**WORK INSTRUCTIONS**:
Could you copy, word for word, only the lines from the one containing "Edge k runs" through the last line of the records below, both included?

++++++++++++++++++++

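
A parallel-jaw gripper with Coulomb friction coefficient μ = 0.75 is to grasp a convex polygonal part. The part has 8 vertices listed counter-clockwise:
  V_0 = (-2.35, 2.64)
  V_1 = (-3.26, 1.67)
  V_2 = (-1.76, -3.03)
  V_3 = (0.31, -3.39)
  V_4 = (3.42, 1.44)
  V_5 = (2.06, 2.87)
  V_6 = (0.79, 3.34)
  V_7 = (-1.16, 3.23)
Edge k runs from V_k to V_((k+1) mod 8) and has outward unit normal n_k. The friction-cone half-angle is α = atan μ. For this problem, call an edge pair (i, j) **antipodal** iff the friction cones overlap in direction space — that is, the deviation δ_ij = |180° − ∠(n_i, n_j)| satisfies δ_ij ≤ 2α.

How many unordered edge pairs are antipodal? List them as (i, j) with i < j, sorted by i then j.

α = atan 0.75 = 36.87°;  2α = 73.74°
n_0 = (-0.7293, +0.6842)
n_1 = (-0.9527, -0.3040)
n_2 = (-0.1713, -0.9852)
n_3 = (+0.8408, -0.5414)
n_4 = (+0.7246, +0.6891)
n_5 = (+0.3471, +0.9378)
n_6 = (-0.0563, +0.9984)
n_7 = (-0.4442, +0.8959)
  (0,1): δ = 119.13°  ·
  (0,2): δ = 56.69°  ✓
  (0,3): δ = 10.39°  ✓
  (0,4): δ = 86.73°  ·
  (0,5): δ = 112.86°  ·
  (0,6): δ = 136.40°  ·
  (0,7): δ = 159.54°  ·
  (1,2): δ = 117.57°  ·
  (1,3): δ = 50.48°  ✓
  (1,4): δ = 25.86°  ✓
  (1,5): δ = 51.99°  ✓
  (1,6): δ = 75.53°  ·
  (1,7): δ = 98.67°  ·
  (2,3): δ = 112.91°  ·
  (2,4): δ = 36.57°  ✓
  (2,5): δ = 10.44°  ✓
  (2,6): δ = 13.09°  ✓
  (2,7): δ = 36.24°  ✓
  (3,4): δ = 103.66°  ·
  (3,5): δ = 77.53°  ·
  (3,6): δ = 53.99°  ✓
  (3,7): δ = 30.85°  ✓
  (4,5): δ = 153.87°  ·
  (4,6): δ = 130.33°  ·
  (4,7): δ = 107.19°  ·
  (5,6): δ = 156.46°  ·
  (5,7): δ = 133.32°  ·
  (6,7): δ = 156.86°  ·
antipodal pairs: 11

count = 11; pairs: (0,2), (0,3), (1,3), (1,4), (1,5), (2,4), (2,5), (2,6), (2,7), (3,6), (3,7)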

++++++++++++++++++++

**EXPECTED ANSWER**:
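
Edge k runs from V_k to V_((k+1) mod 8) and has outward unit normal n_k. The friction-cone half-angle is α = atan μ. For this problem, call an edge pair (i, j) **antipodal** iff the friction cones overlap in direction space — that is, the deviation δ_ij = |180° − ∠(n_i, n_j)| satisfies δ_ij ≤ 2α.

How many unordered edge pairs are antipodal? List them as (i, j) with i < j, sorted by i then j.

α = atan 0.75 = 36.87°;  2α = 73.74°
n_0 = (-0.7293, +0.6842)
n_1 = (-0.9527, -0.3040)
n_2 = (-0.1713, -0.9852)
n_3 = (+0.8408, -0.5414)
n_4 = (+0.7246, +0.6891)
n_5 = (+0.3471, +0.9378)
n_6 = (-0.0563, +0.9984)
n_7 = (-0.4442, +0.8959)
  (0,1): δ = 119.13°  ·
  (0,2): δ = 56.69°  ✓
  (0,3): δ = 10.39°  ✓
  (0,4): δ = 86.73°  ·
  (0,5): δ = 112.86°  ·
  (0,6): δ = 136.40°  ·
  (0,7): δ = 159.54°  ·
  (1,2): δ = 117.57°  ·
  (1,3): δ = 50.48°  ✓
  (1,4): δ = 25.86°  ✓
  (1,5): δ = 51.99°  ✓
  (1,6): δ = 75.53°  ·
  (1,7): δ = 98.67°  ·
  (2,3): δ = 112.91°  ·
  (2,4): δ = 36.57°  ✓
  (2,5): δ = 10.44°  ✓
  (2,6): δ = 13.09°  ✓
  (2,7): δ = 36.24°  ✓
  (3,4): δ = 103.66°  ·
  (3,5): δ = 77.53°  ·
  (3,6): δ = 53.99°  ✓
  (3,7): δ = 30.85°  ✓
  (4,5): δ = 153.87°  ·
  (4,6): δ = 130.33°  ·
  (4,7): δ = 107.19°  ·
  (5,6): δ = 156.46°  ·
  (5,7): δ = 133.32°  ·
  (6,7): δ = 156.86°  ·
antipodal pairs: 11

count = 11; pairs: (0,2), (0,3), (1,3), (1,4), (1,5), (2,4), (2,5), (2,6), (2,7), (3,6), (3,7)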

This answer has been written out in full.